Task statement =>
Everything from the first line of the entries below through the line holding "Parameters: a=4, b=1, c=1, d=12" must be printed exactly as written.
------------------------------------------------
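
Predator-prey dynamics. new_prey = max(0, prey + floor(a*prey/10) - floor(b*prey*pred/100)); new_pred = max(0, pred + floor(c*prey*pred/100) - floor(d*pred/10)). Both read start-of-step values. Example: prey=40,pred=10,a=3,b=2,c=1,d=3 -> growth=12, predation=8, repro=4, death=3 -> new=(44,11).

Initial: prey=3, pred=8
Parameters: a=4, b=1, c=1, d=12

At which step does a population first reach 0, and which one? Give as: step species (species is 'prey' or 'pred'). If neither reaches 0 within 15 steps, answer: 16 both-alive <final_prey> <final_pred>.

Step 1: prey: 3+1-0=4; pred: 8+0-9=0
First extinction: pred at step 1

Answer: 1 pred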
------------------------------------------------
Response for this exercise =>
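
Predator-prey dynamics. new_prey = max(0, prey + floor(a*prey/10) - floor(b*prey*pred/100)); new_pred = max(0, pred + floor(c*prey*pred/100) - floor(d*pred/10)). Both read start-of-step values. Example: prey=40,pred=10,a=3,b=2,c=1,d=3 -> growth=12, predation=8, repro=4, death=3 -> new=(44,11).

Initial: prey=3, pred=8
Parameters: a=4, b=1, c=1, d=12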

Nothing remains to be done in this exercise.